*** Opening of Exercise data ***
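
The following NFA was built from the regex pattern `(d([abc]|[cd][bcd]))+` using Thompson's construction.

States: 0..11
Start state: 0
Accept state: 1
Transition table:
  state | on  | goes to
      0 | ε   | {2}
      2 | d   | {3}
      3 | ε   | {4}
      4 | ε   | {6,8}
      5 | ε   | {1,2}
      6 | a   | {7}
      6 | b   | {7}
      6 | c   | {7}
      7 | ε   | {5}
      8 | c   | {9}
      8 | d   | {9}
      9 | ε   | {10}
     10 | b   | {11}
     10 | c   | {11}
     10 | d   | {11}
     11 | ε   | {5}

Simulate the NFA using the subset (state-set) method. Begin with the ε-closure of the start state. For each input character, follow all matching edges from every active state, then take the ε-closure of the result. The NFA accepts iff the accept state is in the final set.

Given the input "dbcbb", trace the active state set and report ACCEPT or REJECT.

initial (ε-close {0}): {0,2}
'd' @ 1: {3,4,6,8}
'b' @ 2: {1,2,5,7}  (accept∈set)
'c' @ 3: {}  — dead — no transitions
rest 'bb' ignored (set empty)
end set {} — state 1 not in

Answer: REJECT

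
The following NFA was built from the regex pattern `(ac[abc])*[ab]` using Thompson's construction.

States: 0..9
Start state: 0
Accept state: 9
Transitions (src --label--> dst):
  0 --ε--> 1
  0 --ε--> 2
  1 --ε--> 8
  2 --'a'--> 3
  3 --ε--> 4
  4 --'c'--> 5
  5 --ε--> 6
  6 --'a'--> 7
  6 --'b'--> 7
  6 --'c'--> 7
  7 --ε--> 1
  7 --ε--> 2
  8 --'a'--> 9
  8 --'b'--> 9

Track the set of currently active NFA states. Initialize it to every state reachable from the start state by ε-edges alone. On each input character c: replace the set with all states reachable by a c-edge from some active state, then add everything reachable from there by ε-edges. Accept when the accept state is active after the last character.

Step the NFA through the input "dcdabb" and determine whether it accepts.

initial (ε-close {0}): {0,1,2,8}
'd' @ 1: {}  — state set empty
rest 'cdabb' ignored (set empty)
end set {} — state 9 not in

Answer: REJECT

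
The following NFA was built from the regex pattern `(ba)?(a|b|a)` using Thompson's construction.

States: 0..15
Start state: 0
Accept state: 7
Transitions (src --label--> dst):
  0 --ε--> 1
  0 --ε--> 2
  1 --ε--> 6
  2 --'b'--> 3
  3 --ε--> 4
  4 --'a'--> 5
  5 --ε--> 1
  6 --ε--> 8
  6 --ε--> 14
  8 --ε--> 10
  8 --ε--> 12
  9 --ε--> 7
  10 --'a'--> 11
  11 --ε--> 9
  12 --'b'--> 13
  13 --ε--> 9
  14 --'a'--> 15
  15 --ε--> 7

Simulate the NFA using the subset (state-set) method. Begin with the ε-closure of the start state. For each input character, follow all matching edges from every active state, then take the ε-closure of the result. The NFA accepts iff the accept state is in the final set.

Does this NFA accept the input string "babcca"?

start: ε-closure({0}) = {0,1,2,6,8,10,12,14}
'b' @ 1: {3,4,7,9,13}  [accepting]
'a' @ 2: {1,5,6,8,10,12,14}
'b' @ 3: {7,9,13}  [accepting]
'c' @ 4: {}  — no active states
rest 'ca' ignored (set empty)
after full input: {}  (accept=7 not in)

Answer: REJECT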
*** Close of Exercise data ***
What to produce:
Select every line of the records holding the string "pattern".

Response to the task:
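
The following NFA was built from the regex pattern `(d([abc]|[cd][bcd]))+` using Thompson's construction.
The following NFA was built from the regex pattern `(ac[abc])*[ab]` using Thompson's construction.
The following NFA was built from the regex pattern `(ba)?(a|b|a)` using Thompson's construction.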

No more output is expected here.